### DATA PROVIDED
* * * * * * * * *

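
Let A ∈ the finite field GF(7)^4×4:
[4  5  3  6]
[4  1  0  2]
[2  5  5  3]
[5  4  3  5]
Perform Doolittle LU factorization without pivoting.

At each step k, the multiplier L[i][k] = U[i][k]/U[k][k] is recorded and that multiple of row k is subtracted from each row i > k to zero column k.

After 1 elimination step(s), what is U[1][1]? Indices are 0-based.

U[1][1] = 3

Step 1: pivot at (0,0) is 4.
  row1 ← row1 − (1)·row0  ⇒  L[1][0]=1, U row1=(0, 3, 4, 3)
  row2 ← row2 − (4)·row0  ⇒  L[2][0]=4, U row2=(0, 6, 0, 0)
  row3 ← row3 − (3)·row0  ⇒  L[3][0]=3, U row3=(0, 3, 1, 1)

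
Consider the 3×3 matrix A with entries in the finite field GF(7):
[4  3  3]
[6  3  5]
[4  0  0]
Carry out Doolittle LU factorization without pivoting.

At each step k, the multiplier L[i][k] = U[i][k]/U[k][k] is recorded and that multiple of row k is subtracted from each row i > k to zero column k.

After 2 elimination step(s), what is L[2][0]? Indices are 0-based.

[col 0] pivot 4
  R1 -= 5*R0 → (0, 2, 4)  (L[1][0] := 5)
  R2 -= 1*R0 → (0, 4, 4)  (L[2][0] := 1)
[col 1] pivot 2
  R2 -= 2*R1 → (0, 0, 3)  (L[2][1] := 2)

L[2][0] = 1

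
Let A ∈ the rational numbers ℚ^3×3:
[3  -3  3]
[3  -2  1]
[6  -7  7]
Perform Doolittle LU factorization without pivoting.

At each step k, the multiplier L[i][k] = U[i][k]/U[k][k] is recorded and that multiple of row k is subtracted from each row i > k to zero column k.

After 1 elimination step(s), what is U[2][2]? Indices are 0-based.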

* * * * * * * * *

### TASK DESCRIPTION
Copy out the entries in full, exactly as they appear.

### RESPONSE FOR THIS EXERCISE
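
Let A ∈ the finite field GF(7)^4×4:
[4  5  3  6]
[4  1  0  2]
[2  5  5  3]
[5  4  3  5]
Perform Doolittle LU factorization without pivoting.

At each step k, the multiplier L[i][k] = U[i][k]/U[k][k] is recorded and that multiple of row k is subtracted from each row i > k to zero column k.

After 1 elimination step(s), what is U[1][1]? Indices are 0-based.

U[1][1] = 3

Step 1: pivot at (0,0) is 4.
  row1 ← row1 − (1)·row0  ⇒  L[1][0]=1, U row1=(0, 3, 4, 3)
  row2 ← row2 − (4)·row0  ⇒  L[2][0]=4, U row2=(0, 6, 0, 0)
  row3 ← row3 − (3)·row0  ⇒  L[3][0]=3, U row3=(0, 3, 1, 1)

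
Consider the 3×3 matrix A with entries in the finite field GF(7):
[4  3  3]
[6  3  5]
[4  0  0]
Carry out Doolittle LU factorization without pivoting.

At each step k, the multiplier L[i][k] = U[i][k]/U[k][k] is recorded and that multiple of row k is subtracted from each row i > k to zero column k.

After 2 elimination step(s), what is L[2][0]? Indices are 0-based.

[col 0] pivot 4
  R1 -= 5*R0 → (0, 2, 4)  (L[1][0] := 5)
  R2 -= 1*R0 → (0, 4, 4)  (L[2][0] := 1)
[col 1] pivot 2
  R2 -= 2*R1 → (0, 0, 3)  (L[2][1] := 2)

L[2][0] = 1

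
Let A ∈ the rational numbers ℚ^3×3:
[3  -3  3]
[3  -2  1]
[6  -7  7]
Perform Doolittle LU factorization without pivoting.

At each step k, the multiplier L[i][k] = U[i][k]/U[k][k] is recorded and that multiple of row k is subtracted from each row i > k to zero column k.

After 1 elimination step(s), what is U[2][2]? Indices are 0-based.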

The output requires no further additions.